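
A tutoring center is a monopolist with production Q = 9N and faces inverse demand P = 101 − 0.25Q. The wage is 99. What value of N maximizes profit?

Marginal revenue from the inverse demand is MR = 101 − 0.5Q.
The marginal product is MP_N = 9.
A monopolist hires until marginal revenue product equals the wage: MR·MP_N = w.
(101 − 4.5N)·9 = 99, so N = 20.

N* = 20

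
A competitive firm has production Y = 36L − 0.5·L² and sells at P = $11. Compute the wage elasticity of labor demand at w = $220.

From P·MP_L = w with MP_L = 36 − L, labor demand is L(w) = 36 − w/11.
dL/dw = −1/(11) = -1/11.
At w = 220, L = 16, so ε = (dL/dw)·(w/L) = (-1/11)·(220/16) = -1.25.

ε = -1.25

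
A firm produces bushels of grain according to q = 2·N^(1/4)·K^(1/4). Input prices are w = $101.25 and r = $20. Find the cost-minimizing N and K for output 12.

N* = 16, K* = 81

Cost minimization requires the marginal rate of technical substitution to equal the input-price ratio: MP_N/MP_K = w/r.
Here MP_N/MP_K = (1/4)·(K/N)/(1/4) = (K/N). Setting this equal to 101.25/20 = 5.0625 gives K = 5.0625N.
Substituting into q = 12: 2·N^(1/4)·(5.0625N)^(1/4) = 12.
Solving, N = 16 and K = 81.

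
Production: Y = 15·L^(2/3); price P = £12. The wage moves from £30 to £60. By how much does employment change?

ΔL = -56

From P·MP_L = w with MP_L = 10·L^(-1/3), the labor demand is L(w) = (120/w)^(3).
At w = 30: L = 64. At w = 60: L = 8.
ΔL = 8 − 64 = -56.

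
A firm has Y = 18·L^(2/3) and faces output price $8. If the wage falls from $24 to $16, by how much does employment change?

ΔL = 152

From P·MP_L = w with MP_L = 12·L^(-1/3), the labor demand is L(w) = (96/w)^(3).
At w = 24: L = 64. At w = 16: L = 216.
ΔL = 216 − 64 = 152.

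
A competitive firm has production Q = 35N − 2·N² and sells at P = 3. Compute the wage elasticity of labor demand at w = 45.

ε = -0.75

From P·MP_N = w with MP_N = 35 − 4N, labor demand is N(w) = (35 − w/3)/4.
dN/dw = −1/(12) = -1/12.
At w = 45, N = 5, so ε = (dN/dw)·(w/N) = (-1/12)·(45/5) = -0.75.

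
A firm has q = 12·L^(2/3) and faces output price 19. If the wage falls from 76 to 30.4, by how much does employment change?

From P·MP_L = w with MP_L = 8·L^(-1/3), the labor demand is L(w) = (152/w)^(3).
At w = 76: L = 8. At w = 30.4: L = 125.
ΔL = 125 − 8 = 117.

ΔL = 117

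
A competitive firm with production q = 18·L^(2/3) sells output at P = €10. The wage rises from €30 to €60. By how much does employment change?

From P·MP_L = w with MP_L = 12·L^(-1/3), the labor demand is L(w) = (120/w)^(3).
At w = 30: L = 64. At w = 60: L = 8.
ΔL = 8 − 64 = -56.

ΔL = -56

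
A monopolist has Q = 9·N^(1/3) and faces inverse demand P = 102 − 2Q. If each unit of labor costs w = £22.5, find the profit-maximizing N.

Marginal revenue from the inverse demand is MR = 102 − 4Q.
The marginal product is MP_N = 3·N^(-2/3).
A monopolist hires until marginal revenue product equals the wage: MR·MP_N = w.
At N, Q = 9·N^(1/3). Substituting and solving: (102 − 36·N^(1/3))·3·N^(-2/3) = 22.5 gives N = 8.

N* = 8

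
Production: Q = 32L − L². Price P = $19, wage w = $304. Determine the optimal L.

L* = 8

The marginal product of L is MP_L = 32 − 2L.
A price-taking firm hires until the value of the marginal product equals the wage: P·MP_L = w, so 19·(32 − 2L) = 304.
Then 32 − 2L = 16, giving L = 8.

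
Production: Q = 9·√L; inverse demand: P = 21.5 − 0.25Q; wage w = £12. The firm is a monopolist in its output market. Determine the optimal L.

L* = 9

Marginal revenue from the inverse demand is MR = 21.5 − 0.5Q.
The marginal product is MP_L = 4.5·L^(-1/2).
A monopolist hires until marginal revenue product equals the wage: MR·MP_L = w.
At L, Q = 9·√L. Substituting and solving: (21.5 − 4.5·√L)·4.5·L^(-1/2) = 12 gives L = 9.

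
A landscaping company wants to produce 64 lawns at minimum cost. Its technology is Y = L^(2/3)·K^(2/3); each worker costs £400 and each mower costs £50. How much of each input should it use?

Cost minimization requires the marginal rate of technical substitution to equal the input-price ratio: MP_L/MP_K = w/r.
Here MP_L/MP_K = (2/3)·(K/L)/(2/3) = (K/L). Setting this equal to 400/50 = 8 gives K = 8L.
Substituting into Y = 64: L^(2/3)·(8L)^(2/3) = 64.
Solving, L = 8 and K = 64.

L* = 8, K* = 64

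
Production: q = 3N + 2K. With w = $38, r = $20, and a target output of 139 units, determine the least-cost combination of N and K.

N* = 0, K* = 69.5

The inputs are perfect substitutes, so the firm uses whichever has the lower cost per unit of output.
Cost per unit of output via N is w/3 = 38/3; via K it is r/2 = 10. K is cheaper.
Producing q = 139 with K alone: N = 0, K = 69.5.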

* WHAT THE TASK ASKS: Repeat the whole listing exactly, line for line.

* OUTPUT FOR THIS TASK:
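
A tutoring center is a monopolist with production Q = 9N and faces inverse demand P = 101 − 0.25Q. The wage is 99. What value of N maximizes profit?

Marginal revenue from the inverse demand is MR = 101 − 0.5Q.
The marginal product is MP_N = 9.
A monopolist hires until marginal revenue product equals the wage: MR·MP_N = w.
(101 − 4.5N)·9 = 99, so N = 20.

N* = 20

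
A competitive firm has production Y = 36L − 0.5·L² and sells at P = $11. Compute the wage elasticity of labor demand at w = $220.

From P·MP_L = w with MP_L = 36 − L, labor demand is L(w) = 36 − w/11.
dL/dw = −1/(11) = -1/11.
At w = 220, L = 16, so ε = (dL/dw)·(w/L) = (-1/11)·(220/16) = -1.25.

ε = -1.25

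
A firm produces bushels of grain according to q = 2·N^(1/4)·K^(1/4). Input prices are w = $101.25 and r = $20. Find the cost-minimizing N and K for output 12.

N* = 16, K* = 81

Cost minimization requires the marginal rate of technical substitution to equal the input-price ratio: MP_N/MP_K = w/r.
Here MP_N/MP_K = (1/4)·(K/N)/(1/4) = (K/N). Setting this equal to 101.25/20 = 5.0625 gives K = 5.0625N.
Substituting into q = 12: 2·N^(1/4)·(5.0625N)^(1/4) = 12.
Solving, N = 16 and K = 81.

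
Production: Y = 15·L^(2/3); price P = £12. The wage moves from £30 to £60. By how much does employment change?

ΔL = -56

From P·MP_L = w with MP_L = 10·L^(-1/3), the labor demand is L(w) = (120/w)^(3).
At w = 30: L = 64. At w = 60: L = 8.
ΔL = 8 − 64 = -56.

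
A firm has Y = 18·L^(2/3) and faces output price $8. If the wage falls from $24 to $16, by how much does employment change?

ΔL = 152

From P·MP_L = w with MP_L = 12·L^(-1/3), the labor demand is L(w) = (96/w)^(3).
At w = 24: L = 64. At w = 16: L = 216.
ΔL = 216 − 64 = 152.

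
A competitive firm has production Q = 35N − 2·N² and sells at P = 3. Compute the wage elasticity of labor demand at w = 45.

ε = -0.75

From P·MP_N = w with MP_N = 35 − 4N, labor demand is N(w) = (35 − w/3)/4.
dN/dw = −1/(12) = -1/12.
At w = 45, N = 5, so ε = (dN/dw)·(w/N) = (-1/12)·(45/5) = -0.75.

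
A firm has q = 12·L^(2/3) and faces output price 19. If the wage falls from 76 to 30.4, by how much does employment change?

From P·MP_L = w with MP_L = 8·L^(-1/3), the labor demand is L(w) = (152/w)^(3).
At w = 76: L = 8. At w = 30.4: L = 125.
ΔL = 125 − 8 = 117.

ΔL = 117

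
A competitive firm with production q = 18·L^(2/3) sells output at P = €10. The wage rises from €30 to €60. By how much does employment change?

From P·MP_L = w with MP_L = 12·L^(-1/3), the labor demand is L(w) = (120/w)^(3).
At w = 30: L = 64. At w = 60: L = 8.
ΔL = 8 − 64 = -56.

ΔL = -56

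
A monopolist has Q = 9·N^(1/3) and faces inverse demand P = 102 − 2Q. If each unit of labor costs w = £22.5, find the profit-maximizing N.

Marginal revenue from the inverse demand is MR = 102 − 4Q.
The marginal product is MP_N = 3·N^(-2/3).
A monopolist hires until marginal revenue product equals the wage: MR·MP_N = w.
At N, Q = 9·N^(1/3). Substituting and solving: (102 − 36·N^(1/3))·3·N^(-2/3) = 22.5 gives N = 8.

N* = 8

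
Production: Q = 32L − L². Price P = $19, wage w = $304. Determine the optimal L.

L* = 8

The marginal product of L is MP_L = 32 − 2L.
A price-taking firm hires until the value of the marginal product equals the wage: P·MP_L = w, so 19·(32 − 2L) = 304.
Then 32 − 2L = 16, giving L = 8.

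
Production: Q = 9·√L; inverse demand: P = 21.5 − 0.25Q; wage w = £12. The firm is a monopolist in its output market. Determine the optimal L.

L* = 9

Marginal revenue from the inverse demand is MR = 21.5 − 0.5Q.
The marginal product is MP_L = 4.5·L^(-1/2).
A monopolist hires until marginal revenue product equals the wage: MR·MP_L = w.
At L, Q = 9·√L. Substituting and solving: (21.5 − 4.5·√L)·4.5·L^(-1/2) = 12 gives L = 9.

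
A landscaping company wants to produce 64 lawns at minimum cost. Its technology is Y = L^(2/3)·K^(2/3); each worker costs £400 and each mower costs £50. How much of each input should it use?

Cost minimization requires the marginal rate of technical substitution to equal the input-price ratio: MP_L/MP_K = w/r.
Here MP_L/MP_K = (2/3)·(K/L)/(2/3) = (K/L). Setting this equal to 400/50 = 8 gives K = 8L.
Substituting into Y = 64: L^(2/3)·(8L)^(2/3) = 64.
Solving, L = 8 and K = 64.

L* = 8, K* = 64

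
Production: q = 3N + 2K. With w = $38, r = $20, and a target output of 139 units, determine the least-cost combination of N and K.

N* = 0, K* = 69.5

The inputs are perfect substitutes, so the firm uses whichever has the lower cost per unit of output.
Cost per unit of output via N is w/3 = 38/3; via K it is r/2 = 10. K is cheaper.
Producing q = 139 with K alone: N = 0, K = 69.5.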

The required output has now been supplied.